▶ [Directions for this task]
For the entries below, repeat exactly each line starting with the one that contains "At a single site in a coastal" and going on through the one that contains "A pair of observation wells penetrates a volcanic", and no others.

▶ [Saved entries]
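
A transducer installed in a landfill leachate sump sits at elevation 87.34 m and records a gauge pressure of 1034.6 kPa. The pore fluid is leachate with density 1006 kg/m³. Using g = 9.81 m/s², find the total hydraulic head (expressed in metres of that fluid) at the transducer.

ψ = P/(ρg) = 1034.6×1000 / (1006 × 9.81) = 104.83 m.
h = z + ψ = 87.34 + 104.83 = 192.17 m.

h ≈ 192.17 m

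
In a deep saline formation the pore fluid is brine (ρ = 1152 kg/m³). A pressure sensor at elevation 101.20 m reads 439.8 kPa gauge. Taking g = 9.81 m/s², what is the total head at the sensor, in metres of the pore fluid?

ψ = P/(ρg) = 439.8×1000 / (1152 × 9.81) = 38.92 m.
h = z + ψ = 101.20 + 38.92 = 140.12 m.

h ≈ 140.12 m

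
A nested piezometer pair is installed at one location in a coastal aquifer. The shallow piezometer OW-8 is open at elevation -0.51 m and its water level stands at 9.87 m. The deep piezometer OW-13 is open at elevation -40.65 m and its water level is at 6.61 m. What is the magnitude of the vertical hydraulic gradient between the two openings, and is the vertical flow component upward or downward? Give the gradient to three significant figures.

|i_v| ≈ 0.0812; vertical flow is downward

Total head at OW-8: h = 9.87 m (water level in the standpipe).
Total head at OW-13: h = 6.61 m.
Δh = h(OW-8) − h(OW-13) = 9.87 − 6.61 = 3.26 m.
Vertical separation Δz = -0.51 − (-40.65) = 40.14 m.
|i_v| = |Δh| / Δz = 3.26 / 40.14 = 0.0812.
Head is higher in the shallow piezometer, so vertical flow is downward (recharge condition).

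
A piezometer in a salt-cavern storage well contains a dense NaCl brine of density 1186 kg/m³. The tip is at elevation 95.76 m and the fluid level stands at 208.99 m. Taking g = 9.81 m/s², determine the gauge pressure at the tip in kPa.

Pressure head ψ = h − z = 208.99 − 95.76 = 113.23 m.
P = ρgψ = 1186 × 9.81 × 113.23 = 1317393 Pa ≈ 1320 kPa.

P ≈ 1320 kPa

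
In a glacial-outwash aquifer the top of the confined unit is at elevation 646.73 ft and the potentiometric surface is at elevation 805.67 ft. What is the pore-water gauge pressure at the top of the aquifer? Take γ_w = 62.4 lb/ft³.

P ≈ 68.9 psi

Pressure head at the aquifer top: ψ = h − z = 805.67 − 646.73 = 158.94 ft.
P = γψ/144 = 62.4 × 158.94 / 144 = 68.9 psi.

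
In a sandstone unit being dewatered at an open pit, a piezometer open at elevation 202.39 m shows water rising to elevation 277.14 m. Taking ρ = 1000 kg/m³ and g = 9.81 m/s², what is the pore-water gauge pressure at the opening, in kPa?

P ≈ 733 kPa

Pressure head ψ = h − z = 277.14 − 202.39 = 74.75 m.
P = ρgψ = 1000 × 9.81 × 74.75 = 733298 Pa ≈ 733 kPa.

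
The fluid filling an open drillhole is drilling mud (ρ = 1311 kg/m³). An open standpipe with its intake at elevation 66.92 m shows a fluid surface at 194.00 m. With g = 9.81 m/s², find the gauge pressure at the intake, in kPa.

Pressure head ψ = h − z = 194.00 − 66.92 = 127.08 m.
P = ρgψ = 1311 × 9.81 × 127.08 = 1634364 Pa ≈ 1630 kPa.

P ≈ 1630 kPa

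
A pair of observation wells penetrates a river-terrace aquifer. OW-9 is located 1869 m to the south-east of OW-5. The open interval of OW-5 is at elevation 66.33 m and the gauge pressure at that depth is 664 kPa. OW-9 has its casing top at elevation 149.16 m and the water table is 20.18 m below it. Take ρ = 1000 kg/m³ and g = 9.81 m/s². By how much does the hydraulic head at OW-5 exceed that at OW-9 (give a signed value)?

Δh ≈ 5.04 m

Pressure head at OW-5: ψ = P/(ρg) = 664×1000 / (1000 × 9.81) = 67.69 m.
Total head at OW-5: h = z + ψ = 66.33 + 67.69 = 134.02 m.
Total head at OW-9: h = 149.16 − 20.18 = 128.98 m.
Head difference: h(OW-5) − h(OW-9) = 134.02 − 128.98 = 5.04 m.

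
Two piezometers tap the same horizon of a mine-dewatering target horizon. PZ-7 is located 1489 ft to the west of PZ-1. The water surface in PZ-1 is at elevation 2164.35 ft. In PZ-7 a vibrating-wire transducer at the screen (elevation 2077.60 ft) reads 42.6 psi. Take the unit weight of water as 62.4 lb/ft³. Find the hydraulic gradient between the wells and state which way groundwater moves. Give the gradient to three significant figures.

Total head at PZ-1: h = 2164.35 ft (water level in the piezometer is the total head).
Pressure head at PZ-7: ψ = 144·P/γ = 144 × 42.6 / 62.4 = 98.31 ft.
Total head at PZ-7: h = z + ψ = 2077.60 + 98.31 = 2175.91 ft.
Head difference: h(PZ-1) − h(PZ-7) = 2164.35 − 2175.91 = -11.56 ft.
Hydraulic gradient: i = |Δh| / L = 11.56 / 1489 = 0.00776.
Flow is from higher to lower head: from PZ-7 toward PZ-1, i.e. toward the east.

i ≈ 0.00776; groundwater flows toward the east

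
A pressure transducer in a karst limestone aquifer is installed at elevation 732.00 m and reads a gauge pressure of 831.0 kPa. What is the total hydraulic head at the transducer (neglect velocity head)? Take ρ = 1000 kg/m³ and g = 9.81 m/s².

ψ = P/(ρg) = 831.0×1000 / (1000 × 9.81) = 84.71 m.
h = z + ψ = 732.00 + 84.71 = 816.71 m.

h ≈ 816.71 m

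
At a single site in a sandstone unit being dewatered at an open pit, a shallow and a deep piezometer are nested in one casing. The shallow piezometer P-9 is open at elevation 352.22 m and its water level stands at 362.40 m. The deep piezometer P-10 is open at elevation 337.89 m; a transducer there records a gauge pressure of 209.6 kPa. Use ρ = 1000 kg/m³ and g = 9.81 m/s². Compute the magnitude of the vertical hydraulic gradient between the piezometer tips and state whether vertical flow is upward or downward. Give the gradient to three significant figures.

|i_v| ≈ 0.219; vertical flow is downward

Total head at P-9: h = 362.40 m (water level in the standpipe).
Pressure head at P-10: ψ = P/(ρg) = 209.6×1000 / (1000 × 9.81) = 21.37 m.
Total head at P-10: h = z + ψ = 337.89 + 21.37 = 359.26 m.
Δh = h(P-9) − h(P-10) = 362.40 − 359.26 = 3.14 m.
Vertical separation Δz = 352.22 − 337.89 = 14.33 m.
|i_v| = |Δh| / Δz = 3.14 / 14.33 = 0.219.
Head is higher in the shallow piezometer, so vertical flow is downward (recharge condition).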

...

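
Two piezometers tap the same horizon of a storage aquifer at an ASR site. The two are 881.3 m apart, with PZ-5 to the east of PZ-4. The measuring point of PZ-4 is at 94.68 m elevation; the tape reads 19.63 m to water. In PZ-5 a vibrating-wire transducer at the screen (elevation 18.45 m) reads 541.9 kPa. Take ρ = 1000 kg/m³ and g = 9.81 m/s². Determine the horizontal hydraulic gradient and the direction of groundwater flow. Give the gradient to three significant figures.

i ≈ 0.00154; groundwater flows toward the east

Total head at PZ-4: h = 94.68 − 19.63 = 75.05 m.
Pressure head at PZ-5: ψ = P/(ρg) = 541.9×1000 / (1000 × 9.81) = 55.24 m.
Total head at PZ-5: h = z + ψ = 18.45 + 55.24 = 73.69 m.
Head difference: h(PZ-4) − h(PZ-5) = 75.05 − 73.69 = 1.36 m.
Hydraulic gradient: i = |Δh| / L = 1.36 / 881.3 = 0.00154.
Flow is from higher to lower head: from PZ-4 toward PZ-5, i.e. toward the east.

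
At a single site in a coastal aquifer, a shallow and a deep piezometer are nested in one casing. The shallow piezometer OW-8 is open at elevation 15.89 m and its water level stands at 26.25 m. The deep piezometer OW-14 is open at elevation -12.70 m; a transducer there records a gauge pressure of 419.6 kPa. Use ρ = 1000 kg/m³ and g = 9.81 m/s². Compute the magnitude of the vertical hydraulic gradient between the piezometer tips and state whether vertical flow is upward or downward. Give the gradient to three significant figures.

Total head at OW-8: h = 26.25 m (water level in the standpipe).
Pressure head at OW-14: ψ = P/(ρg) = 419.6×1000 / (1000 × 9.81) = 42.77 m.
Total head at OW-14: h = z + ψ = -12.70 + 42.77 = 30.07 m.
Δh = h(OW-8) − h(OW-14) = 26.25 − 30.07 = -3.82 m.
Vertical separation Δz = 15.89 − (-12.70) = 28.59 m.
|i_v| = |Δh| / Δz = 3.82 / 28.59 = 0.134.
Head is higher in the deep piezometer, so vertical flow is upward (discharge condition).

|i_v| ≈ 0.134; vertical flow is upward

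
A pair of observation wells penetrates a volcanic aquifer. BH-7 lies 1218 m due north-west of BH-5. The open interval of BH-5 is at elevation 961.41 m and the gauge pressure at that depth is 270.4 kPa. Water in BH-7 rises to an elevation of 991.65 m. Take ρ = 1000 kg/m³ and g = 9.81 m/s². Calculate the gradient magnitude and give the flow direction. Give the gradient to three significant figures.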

--

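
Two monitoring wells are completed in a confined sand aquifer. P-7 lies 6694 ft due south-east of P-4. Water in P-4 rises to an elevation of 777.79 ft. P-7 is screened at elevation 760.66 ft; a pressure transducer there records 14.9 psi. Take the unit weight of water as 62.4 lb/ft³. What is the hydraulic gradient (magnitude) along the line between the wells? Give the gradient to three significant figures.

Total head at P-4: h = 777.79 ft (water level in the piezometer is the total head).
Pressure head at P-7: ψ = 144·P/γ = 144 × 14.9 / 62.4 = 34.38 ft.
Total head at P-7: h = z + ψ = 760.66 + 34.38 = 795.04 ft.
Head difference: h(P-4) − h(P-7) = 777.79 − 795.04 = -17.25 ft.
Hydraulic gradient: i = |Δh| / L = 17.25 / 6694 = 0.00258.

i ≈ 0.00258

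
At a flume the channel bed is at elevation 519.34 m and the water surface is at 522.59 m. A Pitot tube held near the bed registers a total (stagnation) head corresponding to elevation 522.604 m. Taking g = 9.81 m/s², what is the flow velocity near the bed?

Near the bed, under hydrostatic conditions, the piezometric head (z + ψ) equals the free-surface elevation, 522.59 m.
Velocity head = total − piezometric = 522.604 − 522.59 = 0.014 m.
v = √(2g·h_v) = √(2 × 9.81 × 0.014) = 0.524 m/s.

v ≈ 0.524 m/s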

▶ [Output of the task]
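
At a single site in a coastal aquifer, a shallow and a deep piezometer are nested in one casing. The shallow piezometer OW-8 is open at elevation 15.89 m and its water level stands at 26.25 m. The deep piezometer OW-14 is open at elevation -12.70 m; a transducer there records a gauge pressure of 419.6 kPa. Use ρ = 1000 kg/m³ and g = 9.81 m/s². Compute the magnitude of the vertical hydraulic gradient between the piezometer tips and state whether vertical flow is upward or downward. Give the gradient to three significant figures.

Total head at OW-8: h = 26.25 m (water level in the standpipe).
Pressure head at OW-14: ψ = P/(ρg) = 419.6×1000 / (1000 × 9.81) = 42.77 m.
Total head at OW-14: h = z + ψ = -12.70 + 42.77 = 30.07 m.
Δh = h(OW-8) − h(OW-14) = 26.25 − 30.07 = -3.82 m.
Vertical separation Δz = 15.89 − (-12.70) = 28.59 m.
|i_v| = |Δh| / Δz = 3.82 / 28.59 = 0.134.
Head is higher in the deep piezometer, so vertical flow is upward (discharge condition).

|i_v| ≈ 0.134; vertical flow is upward

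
A pair of observation wells penetrates a volcanic aquifer. BH-7 lies 1218 m due north-west of BH-5. The open interval of BH-5 is at elevation 961.41 m and the gauge pressure at that depth is 270.4 kPa. Water in BH-7 rises to an elevation of 991.65 m. Take ρ = 1000 kg/m³ and g = 9.81 m/s². Calculate the gradient magnitude and give the flow direction. Give the gradient to three significant figures.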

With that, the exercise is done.